- What to work on
Check every line below, and copy those that include "high".

- Data

=== Section Start ===

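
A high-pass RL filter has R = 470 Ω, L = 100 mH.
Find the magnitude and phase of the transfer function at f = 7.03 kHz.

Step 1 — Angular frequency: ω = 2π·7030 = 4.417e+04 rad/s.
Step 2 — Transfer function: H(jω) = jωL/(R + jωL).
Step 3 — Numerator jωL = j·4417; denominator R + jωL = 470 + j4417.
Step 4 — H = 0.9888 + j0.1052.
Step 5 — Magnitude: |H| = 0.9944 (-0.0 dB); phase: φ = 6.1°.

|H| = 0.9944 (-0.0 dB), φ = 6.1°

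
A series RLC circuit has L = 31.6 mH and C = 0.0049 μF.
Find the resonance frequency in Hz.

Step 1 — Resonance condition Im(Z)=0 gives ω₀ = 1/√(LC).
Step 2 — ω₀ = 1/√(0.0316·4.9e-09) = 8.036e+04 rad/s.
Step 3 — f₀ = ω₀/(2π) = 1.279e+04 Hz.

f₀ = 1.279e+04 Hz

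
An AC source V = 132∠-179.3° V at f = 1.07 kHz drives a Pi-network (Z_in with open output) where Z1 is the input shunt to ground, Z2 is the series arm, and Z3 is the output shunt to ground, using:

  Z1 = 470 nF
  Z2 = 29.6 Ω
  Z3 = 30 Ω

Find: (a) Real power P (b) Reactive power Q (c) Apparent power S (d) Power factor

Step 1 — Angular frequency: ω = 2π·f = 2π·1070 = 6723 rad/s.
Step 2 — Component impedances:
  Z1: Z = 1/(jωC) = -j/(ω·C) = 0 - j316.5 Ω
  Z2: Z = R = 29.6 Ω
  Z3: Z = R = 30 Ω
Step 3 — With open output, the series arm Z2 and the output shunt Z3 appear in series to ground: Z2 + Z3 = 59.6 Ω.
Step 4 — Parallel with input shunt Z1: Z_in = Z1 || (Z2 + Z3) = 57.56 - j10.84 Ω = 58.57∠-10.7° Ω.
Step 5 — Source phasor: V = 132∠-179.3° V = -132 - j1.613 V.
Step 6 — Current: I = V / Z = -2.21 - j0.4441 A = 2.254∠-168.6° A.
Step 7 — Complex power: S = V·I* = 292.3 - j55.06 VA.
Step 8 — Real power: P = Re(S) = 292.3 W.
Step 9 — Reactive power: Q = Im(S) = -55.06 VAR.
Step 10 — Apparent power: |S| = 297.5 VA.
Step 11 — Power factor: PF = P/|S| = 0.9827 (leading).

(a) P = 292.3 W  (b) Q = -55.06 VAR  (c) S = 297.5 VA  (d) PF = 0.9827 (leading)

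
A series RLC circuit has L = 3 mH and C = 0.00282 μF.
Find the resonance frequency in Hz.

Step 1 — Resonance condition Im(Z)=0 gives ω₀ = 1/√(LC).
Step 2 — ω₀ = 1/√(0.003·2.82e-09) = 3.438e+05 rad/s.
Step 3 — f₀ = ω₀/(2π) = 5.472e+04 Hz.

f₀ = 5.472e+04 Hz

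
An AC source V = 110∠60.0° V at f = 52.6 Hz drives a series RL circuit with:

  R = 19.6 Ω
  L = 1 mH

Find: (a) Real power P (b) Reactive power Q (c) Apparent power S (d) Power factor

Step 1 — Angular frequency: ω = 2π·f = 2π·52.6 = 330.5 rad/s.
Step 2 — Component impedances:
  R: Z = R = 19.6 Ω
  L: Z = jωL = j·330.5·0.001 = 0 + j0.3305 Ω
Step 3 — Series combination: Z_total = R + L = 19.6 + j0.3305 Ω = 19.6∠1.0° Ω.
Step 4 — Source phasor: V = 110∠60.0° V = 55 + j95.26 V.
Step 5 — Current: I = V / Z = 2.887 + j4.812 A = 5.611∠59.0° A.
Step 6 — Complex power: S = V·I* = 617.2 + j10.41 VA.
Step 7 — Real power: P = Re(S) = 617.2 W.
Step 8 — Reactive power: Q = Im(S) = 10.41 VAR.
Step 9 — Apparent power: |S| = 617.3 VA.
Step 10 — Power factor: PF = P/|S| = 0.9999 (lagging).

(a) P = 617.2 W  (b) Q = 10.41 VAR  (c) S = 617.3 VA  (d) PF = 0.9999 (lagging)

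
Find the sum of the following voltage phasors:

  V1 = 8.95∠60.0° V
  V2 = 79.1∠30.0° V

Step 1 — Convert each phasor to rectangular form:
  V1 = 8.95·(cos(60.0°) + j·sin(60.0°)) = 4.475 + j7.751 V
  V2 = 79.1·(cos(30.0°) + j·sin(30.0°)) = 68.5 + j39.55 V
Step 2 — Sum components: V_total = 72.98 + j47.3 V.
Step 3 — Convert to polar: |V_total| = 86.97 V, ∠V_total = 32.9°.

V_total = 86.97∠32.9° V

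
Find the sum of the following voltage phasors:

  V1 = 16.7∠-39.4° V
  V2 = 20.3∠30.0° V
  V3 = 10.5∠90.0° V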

=== Section End ===
=== Section Start ===

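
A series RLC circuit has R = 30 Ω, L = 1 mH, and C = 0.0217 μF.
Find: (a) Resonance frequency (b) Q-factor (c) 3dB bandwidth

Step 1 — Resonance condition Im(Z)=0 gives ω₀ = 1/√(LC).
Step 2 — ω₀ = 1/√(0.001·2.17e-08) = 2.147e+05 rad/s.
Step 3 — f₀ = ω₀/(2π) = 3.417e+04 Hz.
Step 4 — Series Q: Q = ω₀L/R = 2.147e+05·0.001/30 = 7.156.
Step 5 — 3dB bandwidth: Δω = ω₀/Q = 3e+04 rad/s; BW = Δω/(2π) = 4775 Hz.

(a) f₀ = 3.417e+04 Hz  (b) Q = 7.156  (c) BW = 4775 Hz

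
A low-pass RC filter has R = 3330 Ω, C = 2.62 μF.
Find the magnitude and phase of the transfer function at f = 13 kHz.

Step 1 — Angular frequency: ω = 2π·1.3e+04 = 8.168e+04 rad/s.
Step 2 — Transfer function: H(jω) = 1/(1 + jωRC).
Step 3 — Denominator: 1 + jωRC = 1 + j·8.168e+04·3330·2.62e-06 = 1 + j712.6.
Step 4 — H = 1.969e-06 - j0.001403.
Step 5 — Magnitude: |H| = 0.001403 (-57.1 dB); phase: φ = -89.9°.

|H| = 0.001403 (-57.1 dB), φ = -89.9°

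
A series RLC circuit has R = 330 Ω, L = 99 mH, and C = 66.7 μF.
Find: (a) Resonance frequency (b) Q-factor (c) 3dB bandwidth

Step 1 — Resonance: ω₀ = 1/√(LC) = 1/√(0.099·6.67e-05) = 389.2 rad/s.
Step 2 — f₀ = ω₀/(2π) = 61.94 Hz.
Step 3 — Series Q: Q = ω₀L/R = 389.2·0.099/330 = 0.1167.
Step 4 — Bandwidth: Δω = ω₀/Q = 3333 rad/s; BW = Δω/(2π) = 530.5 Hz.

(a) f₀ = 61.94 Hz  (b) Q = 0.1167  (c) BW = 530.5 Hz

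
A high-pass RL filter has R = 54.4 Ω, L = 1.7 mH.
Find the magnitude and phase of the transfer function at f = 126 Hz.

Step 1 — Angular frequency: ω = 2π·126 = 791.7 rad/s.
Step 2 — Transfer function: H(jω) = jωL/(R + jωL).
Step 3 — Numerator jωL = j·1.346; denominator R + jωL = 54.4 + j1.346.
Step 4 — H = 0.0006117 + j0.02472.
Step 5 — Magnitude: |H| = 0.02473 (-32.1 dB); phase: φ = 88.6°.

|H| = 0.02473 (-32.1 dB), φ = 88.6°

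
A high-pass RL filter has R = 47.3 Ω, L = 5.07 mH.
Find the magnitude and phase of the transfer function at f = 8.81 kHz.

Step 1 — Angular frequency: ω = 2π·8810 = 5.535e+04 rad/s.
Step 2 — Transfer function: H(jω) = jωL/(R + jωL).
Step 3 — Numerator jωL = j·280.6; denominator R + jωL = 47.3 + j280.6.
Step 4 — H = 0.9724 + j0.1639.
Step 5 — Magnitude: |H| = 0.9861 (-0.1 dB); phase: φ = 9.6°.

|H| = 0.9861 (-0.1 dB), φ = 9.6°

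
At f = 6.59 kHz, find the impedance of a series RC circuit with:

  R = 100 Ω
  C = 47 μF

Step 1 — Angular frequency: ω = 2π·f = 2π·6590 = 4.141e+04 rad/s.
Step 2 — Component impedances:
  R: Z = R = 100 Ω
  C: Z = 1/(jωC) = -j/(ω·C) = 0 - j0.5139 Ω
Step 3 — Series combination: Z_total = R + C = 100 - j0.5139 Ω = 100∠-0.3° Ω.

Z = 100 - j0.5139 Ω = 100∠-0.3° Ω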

=== Section End ===

- Problem solution
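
A high-pass RL filter has R = 470 Ω, L = 100 mH.
A high-pass RL filter has R = 54.4 Ω, L = 1.7 mH.
A high-pass RL filter has R = 47.3 Ω, L = 5.07 mH.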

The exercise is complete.